┌─ Extracted data

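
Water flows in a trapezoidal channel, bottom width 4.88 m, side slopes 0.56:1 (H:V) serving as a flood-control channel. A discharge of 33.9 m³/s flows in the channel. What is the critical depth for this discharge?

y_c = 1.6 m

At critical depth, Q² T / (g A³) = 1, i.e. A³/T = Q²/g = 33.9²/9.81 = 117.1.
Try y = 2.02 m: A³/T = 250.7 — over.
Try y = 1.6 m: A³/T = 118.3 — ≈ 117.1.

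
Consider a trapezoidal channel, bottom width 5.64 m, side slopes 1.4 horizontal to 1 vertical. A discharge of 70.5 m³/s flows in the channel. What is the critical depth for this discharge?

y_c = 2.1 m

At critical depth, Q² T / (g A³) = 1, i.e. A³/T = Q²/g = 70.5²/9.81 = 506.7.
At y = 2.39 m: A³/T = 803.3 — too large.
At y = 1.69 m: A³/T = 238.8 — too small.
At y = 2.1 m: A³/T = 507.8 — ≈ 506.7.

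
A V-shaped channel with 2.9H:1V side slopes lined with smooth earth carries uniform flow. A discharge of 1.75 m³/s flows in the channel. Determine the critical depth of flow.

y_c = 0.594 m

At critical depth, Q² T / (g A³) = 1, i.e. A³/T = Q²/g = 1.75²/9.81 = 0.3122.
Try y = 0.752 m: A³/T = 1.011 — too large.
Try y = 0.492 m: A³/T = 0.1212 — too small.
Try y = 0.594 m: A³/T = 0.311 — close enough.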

└─
┌─ Extracted data

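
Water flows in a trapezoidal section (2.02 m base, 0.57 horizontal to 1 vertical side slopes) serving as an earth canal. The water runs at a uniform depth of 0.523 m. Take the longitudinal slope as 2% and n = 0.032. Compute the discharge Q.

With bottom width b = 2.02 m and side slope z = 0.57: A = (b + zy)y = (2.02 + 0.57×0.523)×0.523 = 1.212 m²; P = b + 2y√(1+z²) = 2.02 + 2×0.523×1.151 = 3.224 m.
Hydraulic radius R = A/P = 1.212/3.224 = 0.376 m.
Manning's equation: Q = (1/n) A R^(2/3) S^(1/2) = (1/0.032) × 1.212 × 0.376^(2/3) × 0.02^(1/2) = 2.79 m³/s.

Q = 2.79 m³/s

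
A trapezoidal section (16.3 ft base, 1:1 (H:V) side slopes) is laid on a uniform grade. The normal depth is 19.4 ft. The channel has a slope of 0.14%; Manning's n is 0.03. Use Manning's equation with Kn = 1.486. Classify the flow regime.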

└─
┌─ Extracted data

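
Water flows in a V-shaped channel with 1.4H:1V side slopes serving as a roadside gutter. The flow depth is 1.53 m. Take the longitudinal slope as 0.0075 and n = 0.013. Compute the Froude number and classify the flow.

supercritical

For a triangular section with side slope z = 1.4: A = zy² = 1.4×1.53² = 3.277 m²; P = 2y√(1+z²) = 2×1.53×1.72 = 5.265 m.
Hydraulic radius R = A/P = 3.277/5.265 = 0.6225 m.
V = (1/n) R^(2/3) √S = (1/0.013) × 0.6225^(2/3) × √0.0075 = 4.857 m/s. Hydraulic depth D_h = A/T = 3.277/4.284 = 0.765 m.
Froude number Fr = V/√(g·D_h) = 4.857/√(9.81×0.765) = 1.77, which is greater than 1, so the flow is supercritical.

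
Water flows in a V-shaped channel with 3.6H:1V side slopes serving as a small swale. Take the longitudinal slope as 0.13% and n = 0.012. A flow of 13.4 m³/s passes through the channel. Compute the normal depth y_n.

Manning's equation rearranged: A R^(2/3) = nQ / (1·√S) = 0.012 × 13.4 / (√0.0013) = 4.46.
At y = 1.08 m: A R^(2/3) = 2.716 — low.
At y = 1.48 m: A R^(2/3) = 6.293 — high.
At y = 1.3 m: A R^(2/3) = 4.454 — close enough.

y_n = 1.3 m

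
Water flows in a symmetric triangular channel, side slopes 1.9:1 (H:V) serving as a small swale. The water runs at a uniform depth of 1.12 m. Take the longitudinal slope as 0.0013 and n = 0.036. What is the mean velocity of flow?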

└─

▶ [Problem details]:
Print the lines above from the one with "Water flows in a trapezoidal section" through the one with "A trapezoidal section (16.3", both included, exactly as written and nothing more.

▶ [Solution to this task]:
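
Water flows in a trapezoidal section (2.02 m base, 0.57 horizontal to 1 vertical side slopes) serving as an earth canal. The water runs at a uniform depth of 0.523 m. Take the longitudinal slope as 2% and n = 0.032. Compute the discharge Q.

With bottom width b = 2.02 m and side slope z = 0.57: A = (b + zy)y = (2.02 + 0.57×0.523)×0.523 = 1.212 m²; P = b + 2y√(1+z²) = 2.02 + 2×0.523×1.151 = 3.224 m.
Hydraulic radius R = A/P = 1.212/3.224 = 0.376 m.
Manning's equation: Q = (1/n) A R^(2/3) S^(1/2) = (1/0.032) × 1.212 × 0.376^(2/3) × 0.02^(1/2) = 2.79 m³/s.

Q = 2.79 m³/s

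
A trapezoidal section (16.3 ft base, 1:1 (H:V) side slopes) is laid on a uniform grade. The normal depth is 19.4 ft. The channel has a slope of 0.14%; Manning's n is 0.03. Use Manning's equation with Kn = 1.486. Classify the flow regime.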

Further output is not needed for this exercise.